YOUR ASSIGNMENT: Faithfully repeat all of the records, as they are written below.

[DATA SECTION — start]

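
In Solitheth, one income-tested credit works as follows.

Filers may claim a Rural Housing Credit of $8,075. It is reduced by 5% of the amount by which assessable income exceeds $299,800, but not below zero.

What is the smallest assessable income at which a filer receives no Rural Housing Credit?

The credit falls by 5% of each dollar above $299,800, so it reaches zero when the excess is $8,075 / 5% = $161,500: income = $299,800 + $161,500 = $461,300.

$461,300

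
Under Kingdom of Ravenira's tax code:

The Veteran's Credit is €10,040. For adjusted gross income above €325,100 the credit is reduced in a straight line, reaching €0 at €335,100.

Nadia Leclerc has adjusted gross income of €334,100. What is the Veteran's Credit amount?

Veteran's Credit: €334,100 is €9,000 into a €10,000 phase-out range, leaving 1,000/10,000 of the credit: €10,040 × 1,000/10,000 = €1,004.

€1,004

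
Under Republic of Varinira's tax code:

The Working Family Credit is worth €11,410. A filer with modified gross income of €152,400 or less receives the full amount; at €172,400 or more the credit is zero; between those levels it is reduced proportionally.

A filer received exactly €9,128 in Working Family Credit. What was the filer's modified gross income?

€156,400

€9,128 is 9,128/11,410 of the full €11,410, so 2,282/11,410 of the €20,000 range has been used: income = €152,400 + €20,000 × 2,282/11,410 = €156,400.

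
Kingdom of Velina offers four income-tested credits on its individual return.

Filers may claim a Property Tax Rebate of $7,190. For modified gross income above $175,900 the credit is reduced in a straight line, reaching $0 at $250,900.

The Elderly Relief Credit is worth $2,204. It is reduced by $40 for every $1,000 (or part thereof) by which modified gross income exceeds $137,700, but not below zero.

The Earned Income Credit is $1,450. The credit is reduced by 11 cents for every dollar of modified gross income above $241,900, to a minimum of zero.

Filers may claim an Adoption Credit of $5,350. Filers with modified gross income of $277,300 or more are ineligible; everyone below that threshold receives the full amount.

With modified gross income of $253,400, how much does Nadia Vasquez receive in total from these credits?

Property Tax Rebate: $253,400 is at or above $250,900, so the credit is $0.
Elderly Relief Credit: income exceeds $137,700 by $115,700 → 116 increments × $40 = $4,640 ≥ base, so the credit is $0.
Earned Income Credit: 11% of the $11,500 excess over $241,900 is $1,265; credit = $1,450 − $1,265 = $185.
Adoption Credit: $253,400 is below the $277,300 cutoff, so the full $5,350 applies.
Total: $0 + $0 + $185 + $5,350 = $5,535.

$5,535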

[DATA SECTION — finish]

ANSWER BELOW:
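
In Solitheth, one income-tested credit works as follows.

Filers may claim a Rural Housing Credit of $8,075. It is reduced by 5% of the amount by which assessable income exceeds $299,800, but not below zero.

What is the smallest assessable income at which a filer receives no Rural Housing Credit?

The credit falls by 5% of each dollar above $299,800, so it reaches zero when the excess is $8,075 / 5% = $161,500: income = $299,800 + $161,500 = $461,300.

$461,300

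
Under Kingdom of Ravenira's tax code:

The Veteran's Credit is €10,040. For adjusted gross income above €325,100 the credit is reduced in a straight line, reaching €0 at €335,100.

Nadia Leclerc has adjusted gross income of €334,100. What is the Veteran's Credit amount?

Veteran's Credit: €334,100 is €9,000 into a €10,000 phase-out range, leaving 1,000/10,000 of the credit: €10,040 × 1,000/10,000 = €1,004.

€1,004

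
Under Republic of Varinira's tax code:

The Working Family Credit is worth €11,410. A filer with modified gross income of €152,400 or less receives the full amount; at €172,400 or more the credit is zero; between those levels it is reduced proportionally.

A filer received exactly €9,128 in Working Family Credit. What was the filer's modified gross income?

€156,400

€9,128 is 9,128/11,410 of the full €11,410, so 2,282/11,410 of the €20,000 range has been used: income = €152,400 + €20,000 × 2,282/11,410 = €156,400.

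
Kingdom of Velina offers four income-tested credits on its individual return.

Filers may claim a Property Tax Rebate of $7,190. For modified gross income above $175,900 the credit is reduced in a straight line, reaching $0 at $250,900.

The Elderly Relief Credit is worth $2,204. It is reduced by $40 for every $1,000 (or part thereof) by which modified gross income exceeds $137,700, but not below zero.

The Earned Income Credit is $1,450. The credit is reduced by 11 cents for every dollar of modified gross income above $241,900, to a minimum of zero.

Filers may claim an Adoption Credit of $5,350. Filers with modified gross income of $277,300 or more are ineligible; everyone below that threshold receives the full amount.

With modified gross income of $253,400, how much does Nadia Vasquez receive in total from these credits?

Property Tax Rebate: $253,400 is at or above $250,900, so the credit is $0.
Elderly Relief Credit: income exceeds $137,700 by $115,700 → 116 increments × $40 = $4,640 ≥ base, so the credit is $0.
Earned Income Credit: 11% of the $11,500 excess over $241,900 is $1,265; credit = $1,450 − $1,265 = $185.
Adoption Credit: $253,400 is below the $277,300 cutoff, so the full $5,350 applies.
Total: $0 + $0 + $185 + $5,350 = $5,535.

$5,535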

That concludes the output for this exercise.